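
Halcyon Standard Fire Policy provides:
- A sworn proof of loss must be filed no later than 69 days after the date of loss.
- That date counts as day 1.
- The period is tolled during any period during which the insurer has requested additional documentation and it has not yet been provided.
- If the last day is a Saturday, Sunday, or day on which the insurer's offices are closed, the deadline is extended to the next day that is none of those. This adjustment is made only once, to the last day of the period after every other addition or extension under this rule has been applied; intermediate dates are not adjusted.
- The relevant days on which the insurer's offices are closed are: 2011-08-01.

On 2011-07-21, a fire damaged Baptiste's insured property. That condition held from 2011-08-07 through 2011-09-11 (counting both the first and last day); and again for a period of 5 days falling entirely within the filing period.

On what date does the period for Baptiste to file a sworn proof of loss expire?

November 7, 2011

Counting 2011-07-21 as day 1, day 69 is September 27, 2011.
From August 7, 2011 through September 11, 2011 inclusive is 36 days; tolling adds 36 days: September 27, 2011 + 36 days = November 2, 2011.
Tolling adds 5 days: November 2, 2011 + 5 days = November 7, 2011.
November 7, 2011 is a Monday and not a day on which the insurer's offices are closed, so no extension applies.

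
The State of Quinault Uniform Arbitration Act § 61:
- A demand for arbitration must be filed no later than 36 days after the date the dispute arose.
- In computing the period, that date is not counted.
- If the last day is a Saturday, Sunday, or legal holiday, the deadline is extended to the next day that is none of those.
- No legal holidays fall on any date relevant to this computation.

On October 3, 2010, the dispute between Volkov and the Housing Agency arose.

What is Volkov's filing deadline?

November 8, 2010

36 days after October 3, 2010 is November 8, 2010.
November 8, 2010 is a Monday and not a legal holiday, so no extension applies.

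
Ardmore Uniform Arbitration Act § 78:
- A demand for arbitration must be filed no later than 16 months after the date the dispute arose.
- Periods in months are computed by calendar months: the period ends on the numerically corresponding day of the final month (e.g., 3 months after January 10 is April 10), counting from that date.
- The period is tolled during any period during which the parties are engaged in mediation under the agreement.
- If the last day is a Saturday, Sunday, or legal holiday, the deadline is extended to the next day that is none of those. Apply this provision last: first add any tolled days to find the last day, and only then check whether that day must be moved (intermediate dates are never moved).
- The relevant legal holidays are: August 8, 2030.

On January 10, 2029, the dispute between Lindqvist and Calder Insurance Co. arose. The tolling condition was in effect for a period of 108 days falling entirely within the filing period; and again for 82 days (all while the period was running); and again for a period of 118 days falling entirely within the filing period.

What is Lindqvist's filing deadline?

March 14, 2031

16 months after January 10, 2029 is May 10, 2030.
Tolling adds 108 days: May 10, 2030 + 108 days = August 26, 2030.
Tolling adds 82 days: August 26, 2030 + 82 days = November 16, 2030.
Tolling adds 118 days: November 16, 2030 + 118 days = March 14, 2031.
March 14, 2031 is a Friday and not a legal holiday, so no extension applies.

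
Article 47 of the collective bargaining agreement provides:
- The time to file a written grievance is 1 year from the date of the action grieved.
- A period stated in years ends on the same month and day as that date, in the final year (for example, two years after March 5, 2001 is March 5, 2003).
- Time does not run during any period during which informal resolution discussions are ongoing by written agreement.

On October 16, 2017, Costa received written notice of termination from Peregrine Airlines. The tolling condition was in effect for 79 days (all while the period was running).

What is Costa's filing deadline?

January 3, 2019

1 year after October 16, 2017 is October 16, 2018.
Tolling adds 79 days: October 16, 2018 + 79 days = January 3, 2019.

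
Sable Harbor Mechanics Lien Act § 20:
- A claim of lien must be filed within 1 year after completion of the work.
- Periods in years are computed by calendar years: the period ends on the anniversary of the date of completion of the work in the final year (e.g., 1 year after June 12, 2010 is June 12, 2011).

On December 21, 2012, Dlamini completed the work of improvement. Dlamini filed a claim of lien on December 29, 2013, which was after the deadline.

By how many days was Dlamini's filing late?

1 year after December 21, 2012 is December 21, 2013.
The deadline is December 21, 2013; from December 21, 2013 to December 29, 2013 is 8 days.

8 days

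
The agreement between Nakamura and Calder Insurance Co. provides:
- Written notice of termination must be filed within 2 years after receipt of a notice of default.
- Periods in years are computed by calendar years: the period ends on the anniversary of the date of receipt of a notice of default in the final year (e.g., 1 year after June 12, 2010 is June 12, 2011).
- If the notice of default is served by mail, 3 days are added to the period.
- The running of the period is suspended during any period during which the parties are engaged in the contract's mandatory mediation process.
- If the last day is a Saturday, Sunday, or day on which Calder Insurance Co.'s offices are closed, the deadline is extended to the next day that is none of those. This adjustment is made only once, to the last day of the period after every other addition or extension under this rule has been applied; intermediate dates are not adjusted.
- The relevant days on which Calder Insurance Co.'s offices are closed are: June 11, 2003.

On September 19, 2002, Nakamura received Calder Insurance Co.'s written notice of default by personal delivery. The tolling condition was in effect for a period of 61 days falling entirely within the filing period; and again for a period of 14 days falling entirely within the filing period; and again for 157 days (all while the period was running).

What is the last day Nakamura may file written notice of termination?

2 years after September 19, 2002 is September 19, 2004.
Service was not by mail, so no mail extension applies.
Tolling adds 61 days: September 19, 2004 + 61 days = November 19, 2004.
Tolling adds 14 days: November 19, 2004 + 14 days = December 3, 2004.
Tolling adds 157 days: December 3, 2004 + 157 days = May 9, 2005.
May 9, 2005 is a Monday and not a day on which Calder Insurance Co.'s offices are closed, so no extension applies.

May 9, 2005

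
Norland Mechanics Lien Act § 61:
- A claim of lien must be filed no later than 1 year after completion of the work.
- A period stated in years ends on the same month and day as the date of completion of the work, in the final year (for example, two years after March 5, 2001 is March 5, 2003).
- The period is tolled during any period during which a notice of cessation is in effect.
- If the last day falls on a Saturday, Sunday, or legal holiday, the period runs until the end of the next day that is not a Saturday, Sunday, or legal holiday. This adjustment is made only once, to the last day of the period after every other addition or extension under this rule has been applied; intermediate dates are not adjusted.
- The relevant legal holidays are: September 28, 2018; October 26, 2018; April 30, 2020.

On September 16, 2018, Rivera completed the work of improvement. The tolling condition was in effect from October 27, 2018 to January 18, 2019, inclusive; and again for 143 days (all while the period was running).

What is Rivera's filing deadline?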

--

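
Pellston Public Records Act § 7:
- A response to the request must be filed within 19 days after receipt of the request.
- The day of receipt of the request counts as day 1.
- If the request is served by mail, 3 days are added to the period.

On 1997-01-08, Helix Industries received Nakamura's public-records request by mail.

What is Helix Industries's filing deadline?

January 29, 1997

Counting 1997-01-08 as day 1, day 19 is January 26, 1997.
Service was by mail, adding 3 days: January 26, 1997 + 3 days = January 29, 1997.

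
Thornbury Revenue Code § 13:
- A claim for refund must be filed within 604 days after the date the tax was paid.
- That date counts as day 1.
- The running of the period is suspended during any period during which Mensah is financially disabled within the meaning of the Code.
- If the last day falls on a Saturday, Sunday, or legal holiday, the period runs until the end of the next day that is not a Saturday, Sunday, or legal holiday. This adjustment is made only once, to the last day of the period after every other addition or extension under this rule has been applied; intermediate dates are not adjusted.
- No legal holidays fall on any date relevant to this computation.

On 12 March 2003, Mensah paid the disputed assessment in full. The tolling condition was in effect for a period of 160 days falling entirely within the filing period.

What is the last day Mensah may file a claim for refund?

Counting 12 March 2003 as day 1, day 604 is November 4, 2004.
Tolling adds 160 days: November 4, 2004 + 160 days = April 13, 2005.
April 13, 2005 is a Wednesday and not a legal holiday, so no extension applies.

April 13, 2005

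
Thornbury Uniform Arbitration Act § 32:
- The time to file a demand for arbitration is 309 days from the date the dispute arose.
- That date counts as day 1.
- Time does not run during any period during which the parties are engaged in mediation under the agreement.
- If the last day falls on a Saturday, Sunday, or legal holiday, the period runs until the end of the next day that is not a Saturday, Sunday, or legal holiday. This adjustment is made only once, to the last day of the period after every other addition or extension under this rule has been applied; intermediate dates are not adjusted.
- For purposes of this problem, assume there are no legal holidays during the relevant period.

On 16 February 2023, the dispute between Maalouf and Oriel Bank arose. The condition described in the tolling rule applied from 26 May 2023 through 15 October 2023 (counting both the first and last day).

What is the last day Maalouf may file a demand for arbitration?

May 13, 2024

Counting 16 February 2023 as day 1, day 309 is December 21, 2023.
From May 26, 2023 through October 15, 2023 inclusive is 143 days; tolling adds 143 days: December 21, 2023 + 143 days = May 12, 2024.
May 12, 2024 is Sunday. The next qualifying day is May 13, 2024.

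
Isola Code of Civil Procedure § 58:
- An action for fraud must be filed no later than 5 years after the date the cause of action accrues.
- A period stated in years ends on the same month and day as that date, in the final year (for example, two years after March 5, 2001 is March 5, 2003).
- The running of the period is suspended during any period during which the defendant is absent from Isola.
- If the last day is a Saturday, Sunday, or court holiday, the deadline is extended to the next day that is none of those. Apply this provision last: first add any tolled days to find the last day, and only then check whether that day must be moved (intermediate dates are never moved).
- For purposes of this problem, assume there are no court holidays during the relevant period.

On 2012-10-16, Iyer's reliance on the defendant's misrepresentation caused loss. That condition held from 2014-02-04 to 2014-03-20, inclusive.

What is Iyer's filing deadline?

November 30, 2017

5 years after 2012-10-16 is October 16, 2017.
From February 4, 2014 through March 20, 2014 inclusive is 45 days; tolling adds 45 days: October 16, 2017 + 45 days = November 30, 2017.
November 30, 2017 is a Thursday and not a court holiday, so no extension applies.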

**The problem:** Using the entries above, give again exactly the lines from the line holding "On October 16, 2017, Costa" through the line holding "- The relevant days on which Calder". Include both end lines and nothing else.

**Task result:**
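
On October 16, 2017, Costa received written notice of termination from Peregrine Airlines. The tolling condition was in effect for 79 days (all while the period was running).

What is Costa's filing deadline?

January 3, 2019

1 year after October 16, 2017 is October 16, 2018.
Tolling adds 79 days: October 16, 2018 + 79 days = January 3, 2019.

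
Sable Harbor Mechanics Lien Act § 20:
- A claim of lien must be filed within 1 year after completion of the work.
- Periods in years are computed by calendar years: the period ends on the anniversary of the date of completion of the work in the final year (e.g., 1 year after June 12, 2010 is June 12, 2011).

On December 21, 2012, Dlamini completed the work of improvement. Dlamini filed a claim of lien on December 29, 2013, which was after the deadline.

By how many days was Dlamini's filing late?

1 year after December 21, 2012 is December 21, 2013.
The deadline is December 21, 2013; from December 21, 2013 to December 29, 2013 is 8 days.

8 days

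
The agreement between Nakamura and Calder Insurance Co. provides:
- Written notice of termination must be filed within 2 years after receipt of a notice of default.
- Periods in years are computed by calendar years: the period ends on the anniversary of the date of receipt of a notice of default in the final year (e.g., 1 year after June 12, 2010 is June 12, 2011).
- If the notice of default is served by mail, 3 days are added to the period.
- The running of the period is suspended during any period during which the parties are engaged in the contract's mandatory mediation process.
- If the last day is a Saturday, Sunday, or day on which Calder Insurance Co.'s offices are closed, the deadline is extended to the next day that is none of those. This adjustment is made only once, to the last day of the period after every other addition or extension under this rule has been applied; intermediate dates are not adjusted.
- The relevant days on which Calder Insurance Co.'s offices are closed are: June 11, 2003.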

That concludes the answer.